---------- INFORMATION SHOWN

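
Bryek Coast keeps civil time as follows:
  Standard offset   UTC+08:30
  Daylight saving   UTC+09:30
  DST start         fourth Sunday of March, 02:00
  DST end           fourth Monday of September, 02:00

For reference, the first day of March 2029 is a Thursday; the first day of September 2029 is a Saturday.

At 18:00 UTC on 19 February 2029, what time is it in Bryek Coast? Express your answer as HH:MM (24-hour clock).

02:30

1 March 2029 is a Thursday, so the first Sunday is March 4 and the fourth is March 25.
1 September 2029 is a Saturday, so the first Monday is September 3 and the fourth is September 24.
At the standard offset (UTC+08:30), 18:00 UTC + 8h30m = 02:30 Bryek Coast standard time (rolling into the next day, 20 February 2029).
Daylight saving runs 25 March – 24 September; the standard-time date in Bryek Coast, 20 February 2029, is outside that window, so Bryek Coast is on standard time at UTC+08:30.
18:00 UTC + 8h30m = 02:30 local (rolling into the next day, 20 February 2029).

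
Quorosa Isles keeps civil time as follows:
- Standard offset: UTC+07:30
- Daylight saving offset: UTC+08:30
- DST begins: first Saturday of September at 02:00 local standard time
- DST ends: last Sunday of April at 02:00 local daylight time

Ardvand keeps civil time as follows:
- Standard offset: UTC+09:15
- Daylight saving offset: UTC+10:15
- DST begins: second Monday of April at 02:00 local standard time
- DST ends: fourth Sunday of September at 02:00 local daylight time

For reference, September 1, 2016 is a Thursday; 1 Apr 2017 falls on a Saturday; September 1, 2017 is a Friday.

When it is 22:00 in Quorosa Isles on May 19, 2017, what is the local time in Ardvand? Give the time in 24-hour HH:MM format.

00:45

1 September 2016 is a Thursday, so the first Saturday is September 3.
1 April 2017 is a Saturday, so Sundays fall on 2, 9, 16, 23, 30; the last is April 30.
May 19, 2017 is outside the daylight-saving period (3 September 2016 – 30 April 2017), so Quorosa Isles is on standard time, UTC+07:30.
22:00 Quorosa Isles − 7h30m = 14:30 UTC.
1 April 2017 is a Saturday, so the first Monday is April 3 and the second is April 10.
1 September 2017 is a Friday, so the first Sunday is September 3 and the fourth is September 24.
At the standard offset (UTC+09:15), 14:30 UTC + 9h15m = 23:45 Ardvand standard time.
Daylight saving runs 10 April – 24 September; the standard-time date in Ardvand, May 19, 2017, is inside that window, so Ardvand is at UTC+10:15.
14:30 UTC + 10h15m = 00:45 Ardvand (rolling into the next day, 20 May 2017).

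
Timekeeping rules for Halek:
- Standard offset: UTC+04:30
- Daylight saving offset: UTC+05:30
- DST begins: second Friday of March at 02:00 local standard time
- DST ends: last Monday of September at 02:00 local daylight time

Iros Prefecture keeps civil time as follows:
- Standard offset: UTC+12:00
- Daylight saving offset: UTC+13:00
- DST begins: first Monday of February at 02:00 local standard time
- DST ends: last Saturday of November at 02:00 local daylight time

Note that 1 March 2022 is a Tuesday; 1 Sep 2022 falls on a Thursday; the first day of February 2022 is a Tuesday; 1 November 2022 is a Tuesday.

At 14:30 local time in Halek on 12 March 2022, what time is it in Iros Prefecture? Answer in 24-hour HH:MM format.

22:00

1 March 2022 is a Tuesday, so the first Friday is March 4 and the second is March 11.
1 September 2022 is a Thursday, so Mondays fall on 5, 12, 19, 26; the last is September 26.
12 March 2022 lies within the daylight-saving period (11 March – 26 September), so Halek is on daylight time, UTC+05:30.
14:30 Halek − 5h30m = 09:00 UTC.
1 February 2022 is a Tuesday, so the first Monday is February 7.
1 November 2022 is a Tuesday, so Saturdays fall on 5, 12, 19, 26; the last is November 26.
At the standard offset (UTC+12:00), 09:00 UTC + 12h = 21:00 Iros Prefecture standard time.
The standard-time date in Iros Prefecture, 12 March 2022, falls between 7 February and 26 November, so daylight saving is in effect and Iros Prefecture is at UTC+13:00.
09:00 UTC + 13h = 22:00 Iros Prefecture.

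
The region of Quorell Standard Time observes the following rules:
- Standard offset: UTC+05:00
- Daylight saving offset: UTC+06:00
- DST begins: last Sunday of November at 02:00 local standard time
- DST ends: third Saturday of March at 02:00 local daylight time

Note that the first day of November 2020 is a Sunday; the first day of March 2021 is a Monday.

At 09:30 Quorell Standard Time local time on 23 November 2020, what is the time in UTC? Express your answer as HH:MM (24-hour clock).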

--------------------

(HOW TO COMPLETE THIS TASK):
Write down, word for word, the lines above from the one containing "- Standard offset: UTC+09:15" through the one containing "- DST ends: fourth", both ends included.

(SOLUTION TO THIS PROBLEM):
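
- Standard offset: UTC+09:15
- Daylight saving offset: UTC+10:15
- DST begins: second Monday of April at 02:00 local standard time
- DST ends: fourth Sunday of September at 02:00 local daylight time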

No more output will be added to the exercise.